• [What you should do] Print out each record, keeping it identical to the original.

Collection entries
- - - - - - -

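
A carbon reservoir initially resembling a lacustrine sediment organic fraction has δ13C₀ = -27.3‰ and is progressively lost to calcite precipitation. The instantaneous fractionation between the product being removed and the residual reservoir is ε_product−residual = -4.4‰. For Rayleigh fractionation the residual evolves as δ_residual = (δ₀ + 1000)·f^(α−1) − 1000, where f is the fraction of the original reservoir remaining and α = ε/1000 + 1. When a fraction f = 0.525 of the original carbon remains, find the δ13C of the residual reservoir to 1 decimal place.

Rayleigh residual: δ_res = (δ₀ + 1000)·f^(α−1) − 1000
α = ε/1000 + 1 = 0.99560, so α − 1 = -0.00440
f^(α−1) = 0.525^(-0.00440) = 1.002839
δ_res = (-27.3 + 1000) × 1.002839 − 1000 = 975.462 − 1000 = -24.54‰

-24.5‰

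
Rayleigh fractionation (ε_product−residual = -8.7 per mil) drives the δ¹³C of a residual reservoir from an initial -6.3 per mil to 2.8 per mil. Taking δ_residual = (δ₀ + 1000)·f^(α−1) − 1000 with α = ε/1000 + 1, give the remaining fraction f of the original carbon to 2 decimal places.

α − 1 = ε/1000 = -0.0087
(δ_res + 1000)/(δ₀ + 1000) = (2.8 + 1000)/(-6.3 + 1000) = 1002.8/993.7 = 1.009158
f = 1.009158^(1/-0.0087) = exp(ln(1.009158)/-0.0087) = exp(0.00912/-0.0087)
f = exp(-1.0478) = 0.3507

0.35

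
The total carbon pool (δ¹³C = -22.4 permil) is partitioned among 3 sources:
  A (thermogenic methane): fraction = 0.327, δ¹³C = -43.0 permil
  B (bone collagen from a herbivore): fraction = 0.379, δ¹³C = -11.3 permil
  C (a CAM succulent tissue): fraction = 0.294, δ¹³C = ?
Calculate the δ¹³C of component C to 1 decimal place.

-13.8 permil

Isotope mass balance: δ_bulk = Σ fᵢ·δᵢ.
-22.4 = 0.327×(-43.0) + 0.379×(-11.3) + 0.294×δ_C
0.294·δ_C = -22.4 − (-18.344) = -4.056
δ_C = -4.056 / 0.294 = -13.80 permil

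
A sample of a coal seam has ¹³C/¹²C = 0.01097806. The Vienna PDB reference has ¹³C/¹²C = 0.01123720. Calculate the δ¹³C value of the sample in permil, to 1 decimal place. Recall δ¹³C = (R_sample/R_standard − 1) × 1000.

δ¹³C = (R_sample / R_standard − 1) × 1000
R_sample / R_standard = 0.01097806 / 0.01123720 = 0.976939
δ¹³C = (0.976939 − 1) × 1000 = -23.06 permil

-23.1 permil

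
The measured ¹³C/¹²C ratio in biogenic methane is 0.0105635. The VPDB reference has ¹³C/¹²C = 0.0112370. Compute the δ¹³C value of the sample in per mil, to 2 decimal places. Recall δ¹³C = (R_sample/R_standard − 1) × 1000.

δ¹³C = (R_sample / R_standard − 1) × 1000
R_sample / R_standard = 0.0105635 / 0.0112370 = 0.940064
δ¹³C = (0.940064 − 1) × 1000 = -59.936 per mil

-59.94 per mil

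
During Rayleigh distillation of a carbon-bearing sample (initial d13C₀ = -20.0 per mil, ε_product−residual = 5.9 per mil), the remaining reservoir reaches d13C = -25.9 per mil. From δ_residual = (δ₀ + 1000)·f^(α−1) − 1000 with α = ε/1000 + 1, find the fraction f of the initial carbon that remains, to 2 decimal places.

0.36

α − 1 = ε/1000 = 0.0059
(δ_res + 1000)/(δ₀ + 1000) = (-25.9 + 1000)/(-20.0 + 1000) = 974.1/980.0 = 0.993980
f = 0.993980^(1/0.0059) = exp(ln(0.993980)/0.0059) = exp(-0.00604/0.0059)
f = exp(-1.0235) = 0.3593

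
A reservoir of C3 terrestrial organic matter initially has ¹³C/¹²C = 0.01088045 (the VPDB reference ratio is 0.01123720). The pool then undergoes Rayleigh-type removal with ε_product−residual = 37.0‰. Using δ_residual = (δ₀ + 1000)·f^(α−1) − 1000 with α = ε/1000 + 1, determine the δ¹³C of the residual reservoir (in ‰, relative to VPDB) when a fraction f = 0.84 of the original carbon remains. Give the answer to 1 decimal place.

δ₀ = (0.01088045/0.01123720 − 1)×1000 = (0.968253 − 1)×1000 = -31.747‰
α − 1 = ε/1000 = 0.0370
f^(α−1) = 0.84^(0.0370) = 0.993570
δ_res = (-31.747 + 1000) × 0.993570 − 1000 = 962.027 − 1000 = -37.97‰

-38.0‰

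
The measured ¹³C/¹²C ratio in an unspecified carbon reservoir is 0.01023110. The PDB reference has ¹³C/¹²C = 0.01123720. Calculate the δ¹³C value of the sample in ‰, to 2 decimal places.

-89.53‰

δ¹³C = (R_sample / R_standard − 1) × 1000
R_sample / R_standard = 0.01023110 / 0.01123720 = 0.910467
δ¹³C = (0.910467 − 1) × 1000 = -89.533‰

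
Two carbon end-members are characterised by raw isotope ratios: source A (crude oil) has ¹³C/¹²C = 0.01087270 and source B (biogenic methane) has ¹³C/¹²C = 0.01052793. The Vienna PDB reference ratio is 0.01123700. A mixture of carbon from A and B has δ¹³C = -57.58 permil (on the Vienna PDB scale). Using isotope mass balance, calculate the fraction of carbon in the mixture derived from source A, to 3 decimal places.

δ_A = (0.01087270/0.01123700 − 1)×1000 = (0.967580 − 1)×1000 = -32.420 permil
δ_B = (0.01052793/0.01123700 − 1)×1000 = (0.936899 − 1)×1000 = -63.101 permil
f_A = (δ_mix − δ_B)/(δ_A − δ_B) = (-57.58 − (-63.101))/(-32.420 − (-63.101))
f_A = 5.521 / 30.682 = 0.1800

0.180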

- - - - - - -

• [Output of the exercise]
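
A carbon reservoir initially resembling a lacustrine sediment organic fraction has δ13C₀ = -27.3‰ and is progressively lost to calcite precipitation. The instantaneous fractionation between the product being removed and the residual reservoir is ε_product−residual = -4.4‰. For Rayleigh fractionation the residual evolves as δ_residual = (δ₀ + 1000)·f^(α−1) − 1000, where f is the fraction of the original reservoir remaining and α = ε/1000 + 1. When a fraction f = 0.525 of the original carbon remains, find the δ13C of the residual reservoir to 1 decimal place.

Rayleigh residual: δ_res = (δ₀ + 1000)·f^(α−1) − 1000
α = ε/1000 + 1 = 0.99560, so α − 1 = -0.00440
f^(α−1) = 0.525^(-0.00440) = 1.002839
δ_res = (-27.3 + 1000) × 1.002839 − 1000 = 975.462 − 1000 = -24.54‰

-24.5‰

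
Rayleigh fractionation (ε_product−residual = -8.7 per mil) drives the δ¹³C of a residual reservoir from an initial -6.3 per mil to 2.8 per mil. Taking δ_residual = (δ₀ + 1000)·f^(α−1) − 1000 with α = ε/1000 + 1, give the remaining fraction f of the original carbon to 2 decimal places.

α − 1 = ε/1000 = -0.0087
(δ_res + 1000)/(δ₀ + 1000) = (2.8 + 1000)/(-6.3 + 1000) = 1002.8/993.7 = 1.009158
f = 1.009158^(1/-0.0087) = exp(ln(1.009158)/-0.0087) = exp(0.00912/-0.0087)
f = exp(-1.0478) = 0.3507

0.35

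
The total carbon pool (δ¹³C = -22.4 permil) is partitioned among 3 sources:
  A (thermogenic methane): fraction = 0.327, δ¹³C = -43.0 permil
  B (bone collagen from a herbivore): fraction = 0.379, δ¹³C = -11.3 permil
  C (a CAM succulent tissue): fraction = 0.294, δ¹³C = ?
Calculate the δ¹³C of component C to 1 decimal place.

-13.8 permil

Isotope mass balance: δ_bulk = Σ fᵢ·δᵢ.
-22.4 = 0.327×(-43.0) + 0.379×(-11.3) + 0.294×δ_C
0.294·δ_C = -22.4 − (-18.344) = -4.056
δ_C = -4.056 / 0.294 = -13.80 permil

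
A sample of a coal seam has ¹³C/¹²C = 0.01097806. The Vienna PDB reference has ¹³C/¹²C = 0.01123720. Calculate the δ¹³C value of the sample in permil, to 1 decimal place. Recall δ¹³C = (R_sample/R_standard − 1) × 1000.

δ¹³C = (R_sample / R_standard − 1) × 1000
R_sample / R_standard = 0.01097806 / 0.01123720 = 0.976939
δ¹³C = (0.976939 − 1) × 1000 = -23.06 permil

-23.1 permil

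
The measured ¹³C/¹²C ratio in biogenic methane is 0.0105635. The VPDB reference has ¹³C/¹²C = 0.0112370. Compute the δ¹³C value of the sample in per mil, to 2 decimal places. Recall δ¹³C = (R_sample/R_standard − 1) × 1000.

δ¹³C = (R_sample / R_standard − 1) × 1000
R_sample / R_standard = 0.0105635 / 0.0112370 = 0.940064
δ¹³C = (0.940064 − 1) × 1000 = -59.936 per mil

-59.94 per mil

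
During Rayleigh distillation of a carbon-bearing sample (initial d13C₀ = -20.0 per mil, ε_product−residual = 5.9 per mil), the remaining reservoir reaches d13C = -25.9 per mil. From δ_residual = (δ₀ + 1000)·f^(α−1) − 1000 with α = ε/1000 + 1, find the fraction f of the initial carbon that remains, to 2 decimal places.

0.36

α − 1 = ε/1000 = 0.0059
(δ_res + 1000)/(δ₀ + 1000) = (-25.9 + 1000)/(-20.0 + 1000) = 974.1/980.0 = 0.993980
f = 0.993980^(1/0.0059) = exp(ln(0.993980)/0.0059) = exp(-0.00604/0.0059)
f = exp(-1.0235) = 0.3593

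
A reservoir of C3 terrestrial organic matter initially has ¹³C/¹²C = 0.01088045 (the VPDB reference ratio is 0.01123720). The pool then undergoes Rayleigh-type removal with ε_product−residual = 37.0‰. Using δ_residual = (δ₀ + 1000)·f^(α−1) − 1000 with α = ε/1000 + 1, determine the δ¹³C of the residual reservoir (in ‰, relative to VPDB) when a fraction f = 0.84 of the original carbon remains. Give the answer to 1 decimal place.

δ₀ = (0.01088045/0.01123720 − 1)×1000 = (0.968253 − 1)×1000 = -31.747‰
α − 1 = ε/1000 = 0.0370
f^(α−1) = 0.84^(0.0370) = 0.993570
δ_res = (-31.747 + 1000) × 0.993570 − 1000 = 962.027 − 1000 = -37.97‰

-38.0‰

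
The measured ¹³C/¹²C ratio in an unspecified carbon reservoir is 0.01023110. The PDB reference has ¹³C/¹²C = 0.01123720. Calculate the δ¹³C value of the sample in ‰, to 2 decimal places.

-89.53‰

δ¹³C = (R_sample / R_standard − 1) × 1000
R_sample / R_standard = 0.01023110 / 0.01123720 = 0.910467
δ¹³C = (0.910467 − 1) × 1000 = -89.533‰

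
Two carbon end-members are characterised by raw isotope ratios: source A (crude oil) has ¹³C/¹²C = 0.01087270 and source B (biogenic methane) has ¹³C/¹²C = 0.01052793. The Vienna PDB reference ratio is 0.01123700. A mixture of carbon from A and B has δ¹³C = -57.58 permil (on the Vienna PDB scale). Using isotope mass balance, calculate the fraction of carbon in the mixture derived from source A, to 3 decimal places.

δ_A = (0.01087270/0.01123700 − 1)×1000 = (0.967580 − 1)×1000 = -32.420 permil
δ_B = (0.01052793/0.01123700 − 1)×1000 = (0.936899 − 1)×1000 = -63.101 permil
f_A = (δ_mix − δ_B)/(δ_A − δ_B) = (-57.58 − (-63.101))/(-32.420 − (-63.101))
f_A = 5.521 / 30.682 = 0.1800

0.180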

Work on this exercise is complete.